EXERCISE: Could you copy every entry exactly, with nothing changed?

##############################

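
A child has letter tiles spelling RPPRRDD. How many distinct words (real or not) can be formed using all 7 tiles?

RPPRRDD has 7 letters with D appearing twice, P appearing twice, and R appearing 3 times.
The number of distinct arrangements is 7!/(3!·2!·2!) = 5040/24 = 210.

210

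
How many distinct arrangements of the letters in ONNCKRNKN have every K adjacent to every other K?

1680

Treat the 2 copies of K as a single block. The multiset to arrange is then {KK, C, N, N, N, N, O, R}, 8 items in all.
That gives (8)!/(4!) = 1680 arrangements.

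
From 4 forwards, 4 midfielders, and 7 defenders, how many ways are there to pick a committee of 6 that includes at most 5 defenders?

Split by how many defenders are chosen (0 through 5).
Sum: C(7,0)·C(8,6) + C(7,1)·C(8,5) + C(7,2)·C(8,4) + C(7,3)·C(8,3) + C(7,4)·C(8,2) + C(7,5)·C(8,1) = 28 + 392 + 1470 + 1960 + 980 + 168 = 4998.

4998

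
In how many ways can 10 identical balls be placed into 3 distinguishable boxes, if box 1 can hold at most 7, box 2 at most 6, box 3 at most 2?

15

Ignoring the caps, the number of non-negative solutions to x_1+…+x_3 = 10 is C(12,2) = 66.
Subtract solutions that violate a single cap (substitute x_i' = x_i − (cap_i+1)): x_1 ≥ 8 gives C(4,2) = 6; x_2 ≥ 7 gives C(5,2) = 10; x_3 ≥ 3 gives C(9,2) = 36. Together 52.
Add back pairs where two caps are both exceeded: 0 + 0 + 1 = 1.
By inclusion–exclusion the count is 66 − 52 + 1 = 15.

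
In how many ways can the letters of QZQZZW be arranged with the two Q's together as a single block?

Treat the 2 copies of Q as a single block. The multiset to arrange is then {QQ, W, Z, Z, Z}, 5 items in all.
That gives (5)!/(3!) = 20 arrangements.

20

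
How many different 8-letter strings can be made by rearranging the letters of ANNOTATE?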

##############################

WRITTEN SOLUTION:
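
A child has letter tiles spelling RPPRRDD. How many distinct words (real or not) can be formed using all 7 tiles?

RPPRRDD has 7 letters with D appearing twice, P appearing twice, and R appearing 3 times.
The number of distinct arrangements is 7!/(3!·2!·2!) = 5040/24 = 210.

210

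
How many distinct arrangements of the letters in ONNCKRNKN have every K adjacent to every other K?

1680

Treat the 2 copies of K as a single block. The multiset to arrange is then {KK, C, N, N, N, N, O, R}, 8 items in all.
That gives (8)!/(4!) = 1680 arrangements.

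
From 4 forwards, 4 midfielders, and 7 defenders, how many ways are there to pick a committee of 6 that includes at most 5 defenders?

Split by how many defenders are chosen (0 through 5).
Sum: C(7,0)·C(8,6) + C(7,1)·C(8,5) + C(7,2)·C(8,4) + C(7,3)·C(8,3) + C(7,4)·C(8,2) + C(7,5)·C(8,1) = 28 + 392 + 1470 + 1960 + 980 + 168 = 4998.

4998

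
In how many ways can 10 identical balls be placed into 3 distinguishable boxes, if box 1 can hold at most 7, box 2 at most 6, box 3 at most 2?

15

Ignoring the caps, the number of non-negative solutions to x_1+…+x_3 = 10 is C(12,2) = 66.
Subtract solutions that violate a single cap (substitute x_i' = x_i − (cap_i+1)): x_1 ≥ 8 gives C(4,2) = 6; x_2 ≥ 7 gives C(5,2) = 10; x_3 ≥ 3 gives C(9,2) = 36. Together 52.
Add back pairs where two caps are both exceeded: 0 + 0 + 1 = 1.
By inclusion–exclusion the count is 66 − 52 + 1 = 15.

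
In how many ways can the letters of QZQZZW be arranged with the two Q's together as a single block?

Treat the 2 copies of Q as a single block. The multiset to arrange is then {QQ, W, Z, Z, Z}, 5 items in all.
That gives (5)!/(3!) = 20 arrangements.

20

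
How many different 8-letter strings can be made by rearranging the letters of ANNOTATE?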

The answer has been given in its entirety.